Exercise description: Your answer should repeat every line of the records below in which the word "lines" appears.

Data extracted from a collection
====================
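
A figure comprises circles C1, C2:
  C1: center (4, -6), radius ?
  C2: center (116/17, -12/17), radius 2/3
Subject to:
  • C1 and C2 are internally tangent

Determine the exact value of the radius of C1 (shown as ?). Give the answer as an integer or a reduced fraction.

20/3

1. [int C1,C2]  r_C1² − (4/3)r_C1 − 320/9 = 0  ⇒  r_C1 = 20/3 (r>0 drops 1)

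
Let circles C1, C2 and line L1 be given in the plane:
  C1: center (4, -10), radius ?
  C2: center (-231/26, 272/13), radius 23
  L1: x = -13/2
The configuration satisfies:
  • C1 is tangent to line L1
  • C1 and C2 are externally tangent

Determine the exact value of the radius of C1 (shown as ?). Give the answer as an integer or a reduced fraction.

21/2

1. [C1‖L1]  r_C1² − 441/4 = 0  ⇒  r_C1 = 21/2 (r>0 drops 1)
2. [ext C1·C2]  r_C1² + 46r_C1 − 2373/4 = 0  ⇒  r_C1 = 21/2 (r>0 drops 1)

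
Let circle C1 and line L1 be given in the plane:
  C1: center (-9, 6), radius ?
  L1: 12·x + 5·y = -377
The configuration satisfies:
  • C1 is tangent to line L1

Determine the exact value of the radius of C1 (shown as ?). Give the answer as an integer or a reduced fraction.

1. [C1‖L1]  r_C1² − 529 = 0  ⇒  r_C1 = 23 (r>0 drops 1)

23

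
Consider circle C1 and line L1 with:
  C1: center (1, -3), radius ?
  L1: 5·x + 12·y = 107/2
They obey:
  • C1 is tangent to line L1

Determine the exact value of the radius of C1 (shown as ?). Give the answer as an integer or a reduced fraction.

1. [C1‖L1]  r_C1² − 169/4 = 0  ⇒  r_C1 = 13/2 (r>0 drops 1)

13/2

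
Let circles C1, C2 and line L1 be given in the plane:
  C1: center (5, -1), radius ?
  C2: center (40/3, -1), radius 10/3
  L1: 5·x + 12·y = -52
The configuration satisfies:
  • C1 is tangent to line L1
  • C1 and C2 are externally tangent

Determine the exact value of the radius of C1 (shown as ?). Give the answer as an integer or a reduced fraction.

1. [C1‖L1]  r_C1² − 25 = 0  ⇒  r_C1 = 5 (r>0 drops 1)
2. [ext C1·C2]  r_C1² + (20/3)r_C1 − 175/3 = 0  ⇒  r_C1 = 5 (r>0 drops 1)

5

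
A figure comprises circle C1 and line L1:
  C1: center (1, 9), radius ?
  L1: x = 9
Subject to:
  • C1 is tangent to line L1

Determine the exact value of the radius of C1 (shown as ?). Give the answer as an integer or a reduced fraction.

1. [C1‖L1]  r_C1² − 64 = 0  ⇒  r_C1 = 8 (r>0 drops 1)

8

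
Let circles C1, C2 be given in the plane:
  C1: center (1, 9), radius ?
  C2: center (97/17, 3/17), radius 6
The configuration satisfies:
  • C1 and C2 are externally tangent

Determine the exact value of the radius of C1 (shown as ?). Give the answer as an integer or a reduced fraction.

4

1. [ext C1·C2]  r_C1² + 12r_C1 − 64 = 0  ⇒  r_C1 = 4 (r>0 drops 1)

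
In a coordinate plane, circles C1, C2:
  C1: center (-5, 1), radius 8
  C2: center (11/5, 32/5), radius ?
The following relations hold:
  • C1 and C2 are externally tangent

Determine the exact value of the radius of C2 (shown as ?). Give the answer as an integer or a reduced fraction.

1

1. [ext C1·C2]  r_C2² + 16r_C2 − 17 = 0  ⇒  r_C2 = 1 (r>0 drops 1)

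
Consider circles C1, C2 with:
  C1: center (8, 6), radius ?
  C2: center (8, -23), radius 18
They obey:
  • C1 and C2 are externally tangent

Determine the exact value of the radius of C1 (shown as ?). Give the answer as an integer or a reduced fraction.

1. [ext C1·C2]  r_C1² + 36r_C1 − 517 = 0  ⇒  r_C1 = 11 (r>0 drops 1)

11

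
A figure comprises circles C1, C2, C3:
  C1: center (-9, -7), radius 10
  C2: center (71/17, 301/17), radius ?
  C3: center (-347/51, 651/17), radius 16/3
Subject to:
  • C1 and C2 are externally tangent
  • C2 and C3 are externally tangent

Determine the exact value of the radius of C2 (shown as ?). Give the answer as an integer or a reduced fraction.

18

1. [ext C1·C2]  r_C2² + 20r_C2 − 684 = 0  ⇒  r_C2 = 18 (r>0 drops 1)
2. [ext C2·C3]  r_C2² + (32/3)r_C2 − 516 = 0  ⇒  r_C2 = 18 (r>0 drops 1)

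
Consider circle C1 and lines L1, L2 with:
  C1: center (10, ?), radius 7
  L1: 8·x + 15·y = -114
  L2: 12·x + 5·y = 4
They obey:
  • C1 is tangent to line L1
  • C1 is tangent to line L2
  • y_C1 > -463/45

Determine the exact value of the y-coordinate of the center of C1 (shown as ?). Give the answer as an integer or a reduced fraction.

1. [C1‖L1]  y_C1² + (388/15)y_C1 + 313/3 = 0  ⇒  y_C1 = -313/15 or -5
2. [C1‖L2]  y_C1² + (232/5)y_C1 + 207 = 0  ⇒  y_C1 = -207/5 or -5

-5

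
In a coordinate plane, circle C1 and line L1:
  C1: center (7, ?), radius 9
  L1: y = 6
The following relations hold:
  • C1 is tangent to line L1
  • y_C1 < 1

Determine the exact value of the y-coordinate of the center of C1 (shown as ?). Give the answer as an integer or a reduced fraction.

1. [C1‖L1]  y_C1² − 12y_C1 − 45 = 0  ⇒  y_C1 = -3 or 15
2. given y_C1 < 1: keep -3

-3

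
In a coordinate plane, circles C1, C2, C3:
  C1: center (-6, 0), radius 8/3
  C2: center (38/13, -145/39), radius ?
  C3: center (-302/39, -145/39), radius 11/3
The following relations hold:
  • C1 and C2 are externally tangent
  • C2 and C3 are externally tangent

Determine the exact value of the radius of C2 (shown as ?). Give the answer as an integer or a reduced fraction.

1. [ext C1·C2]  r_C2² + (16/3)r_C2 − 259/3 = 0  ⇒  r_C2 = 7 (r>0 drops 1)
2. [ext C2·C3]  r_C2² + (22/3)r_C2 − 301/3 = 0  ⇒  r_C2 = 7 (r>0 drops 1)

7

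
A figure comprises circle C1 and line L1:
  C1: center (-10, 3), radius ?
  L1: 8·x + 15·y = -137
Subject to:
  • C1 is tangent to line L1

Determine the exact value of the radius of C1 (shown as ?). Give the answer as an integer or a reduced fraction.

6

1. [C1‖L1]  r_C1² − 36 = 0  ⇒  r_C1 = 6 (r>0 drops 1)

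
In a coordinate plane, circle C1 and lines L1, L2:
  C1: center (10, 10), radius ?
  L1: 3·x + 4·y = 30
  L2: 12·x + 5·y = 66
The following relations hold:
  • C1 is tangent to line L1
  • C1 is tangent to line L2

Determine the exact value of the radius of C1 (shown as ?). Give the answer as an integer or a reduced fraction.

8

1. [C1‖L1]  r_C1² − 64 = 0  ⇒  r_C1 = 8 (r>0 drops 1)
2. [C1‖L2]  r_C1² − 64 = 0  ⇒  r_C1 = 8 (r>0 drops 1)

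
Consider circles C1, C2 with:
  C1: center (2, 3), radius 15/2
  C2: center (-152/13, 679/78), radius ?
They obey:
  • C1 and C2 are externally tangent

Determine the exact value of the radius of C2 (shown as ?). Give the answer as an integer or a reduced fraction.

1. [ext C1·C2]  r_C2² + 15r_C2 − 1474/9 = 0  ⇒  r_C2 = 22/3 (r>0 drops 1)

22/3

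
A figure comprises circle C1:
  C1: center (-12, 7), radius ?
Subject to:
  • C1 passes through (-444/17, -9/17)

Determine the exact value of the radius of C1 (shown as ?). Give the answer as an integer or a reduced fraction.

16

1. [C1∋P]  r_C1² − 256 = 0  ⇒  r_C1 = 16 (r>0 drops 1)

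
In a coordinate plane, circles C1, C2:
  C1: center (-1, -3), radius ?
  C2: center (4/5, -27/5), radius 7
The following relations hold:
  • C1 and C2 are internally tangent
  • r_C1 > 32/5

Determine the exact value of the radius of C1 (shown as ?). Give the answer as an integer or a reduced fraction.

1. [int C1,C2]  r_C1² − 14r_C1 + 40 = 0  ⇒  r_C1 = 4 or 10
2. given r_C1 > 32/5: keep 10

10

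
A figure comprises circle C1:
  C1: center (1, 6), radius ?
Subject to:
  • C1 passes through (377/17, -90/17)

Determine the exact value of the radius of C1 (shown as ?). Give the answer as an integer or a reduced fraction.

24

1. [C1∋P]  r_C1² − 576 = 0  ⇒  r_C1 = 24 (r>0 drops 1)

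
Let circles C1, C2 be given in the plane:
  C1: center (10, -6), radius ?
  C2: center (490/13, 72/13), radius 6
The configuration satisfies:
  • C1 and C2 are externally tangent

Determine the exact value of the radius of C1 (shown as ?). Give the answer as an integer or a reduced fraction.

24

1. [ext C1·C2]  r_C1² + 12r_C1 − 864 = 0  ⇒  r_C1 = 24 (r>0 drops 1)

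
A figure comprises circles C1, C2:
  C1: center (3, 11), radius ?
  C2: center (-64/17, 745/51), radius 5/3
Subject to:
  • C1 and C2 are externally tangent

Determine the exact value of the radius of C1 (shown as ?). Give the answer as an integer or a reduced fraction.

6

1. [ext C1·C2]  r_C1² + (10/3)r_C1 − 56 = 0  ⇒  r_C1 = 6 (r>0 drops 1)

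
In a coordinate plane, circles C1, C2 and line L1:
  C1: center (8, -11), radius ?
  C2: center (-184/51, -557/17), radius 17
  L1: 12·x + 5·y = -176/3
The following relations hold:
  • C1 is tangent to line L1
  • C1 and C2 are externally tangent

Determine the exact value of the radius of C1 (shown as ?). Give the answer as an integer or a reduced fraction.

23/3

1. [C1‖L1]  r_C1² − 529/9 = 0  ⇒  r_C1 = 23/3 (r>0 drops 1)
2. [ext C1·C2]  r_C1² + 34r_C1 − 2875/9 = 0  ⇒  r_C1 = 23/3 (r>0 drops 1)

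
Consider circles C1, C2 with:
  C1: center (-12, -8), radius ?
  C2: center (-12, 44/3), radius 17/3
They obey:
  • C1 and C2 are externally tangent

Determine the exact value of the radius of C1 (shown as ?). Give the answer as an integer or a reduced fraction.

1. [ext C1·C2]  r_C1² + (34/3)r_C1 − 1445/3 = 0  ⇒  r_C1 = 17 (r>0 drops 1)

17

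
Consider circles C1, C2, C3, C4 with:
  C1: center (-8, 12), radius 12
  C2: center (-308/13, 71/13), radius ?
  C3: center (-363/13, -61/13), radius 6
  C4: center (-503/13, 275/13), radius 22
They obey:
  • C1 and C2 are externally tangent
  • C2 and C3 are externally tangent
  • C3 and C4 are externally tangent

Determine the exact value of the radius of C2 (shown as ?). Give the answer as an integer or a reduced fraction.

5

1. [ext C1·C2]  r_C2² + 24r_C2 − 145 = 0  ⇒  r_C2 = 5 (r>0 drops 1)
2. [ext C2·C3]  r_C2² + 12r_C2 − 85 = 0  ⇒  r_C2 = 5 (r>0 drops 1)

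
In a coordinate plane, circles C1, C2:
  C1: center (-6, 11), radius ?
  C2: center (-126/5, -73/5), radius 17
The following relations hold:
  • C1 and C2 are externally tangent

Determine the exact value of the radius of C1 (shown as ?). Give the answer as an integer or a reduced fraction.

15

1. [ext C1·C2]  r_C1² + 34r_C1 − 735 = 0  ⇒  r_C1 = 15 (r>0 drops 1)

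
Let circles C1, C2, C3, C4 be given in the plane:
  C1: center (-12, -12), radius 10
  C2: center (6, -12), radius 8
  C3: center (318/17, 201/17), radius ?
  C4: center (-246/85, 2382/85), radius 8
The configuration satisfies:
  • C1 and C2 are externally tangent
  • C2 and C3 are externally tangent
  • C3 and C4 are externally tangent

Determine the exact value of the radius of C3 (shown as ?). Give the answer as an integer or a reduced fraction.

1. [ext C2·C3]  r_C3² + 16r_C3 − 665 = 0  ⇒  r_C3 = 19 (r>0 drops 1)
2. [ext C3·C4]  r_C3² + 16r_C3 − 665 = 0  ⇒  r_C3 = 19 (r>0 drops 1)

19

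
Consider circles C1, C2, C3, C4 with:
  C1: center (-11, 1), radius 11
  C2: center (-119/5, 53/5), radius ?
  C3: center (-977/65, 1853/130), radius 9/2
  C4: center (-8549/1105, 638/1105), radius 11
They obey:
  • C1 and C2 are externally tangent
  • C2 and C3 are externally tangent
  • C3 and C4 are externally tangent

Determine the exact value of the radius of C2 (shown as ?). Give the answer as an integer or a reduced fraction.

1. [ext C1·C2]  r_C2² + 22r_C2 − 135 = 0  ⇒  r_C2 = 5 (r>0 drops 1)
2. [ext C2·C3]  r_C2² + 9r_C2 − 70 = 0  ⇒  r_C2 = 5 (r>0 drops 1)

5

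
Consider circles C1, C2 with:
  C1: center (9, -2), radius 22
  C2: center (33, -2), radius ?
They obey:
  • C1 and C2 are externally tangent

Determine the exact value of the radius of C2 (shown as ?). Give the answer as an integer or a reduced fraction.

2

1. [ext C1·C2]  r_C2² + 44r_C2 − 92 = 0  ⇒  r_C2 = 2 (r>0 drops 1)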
====================
Solution:
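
Consider circle C1 and lines L1, L2 with:
In a coordinate plane, circle C1 and lines L1, L2: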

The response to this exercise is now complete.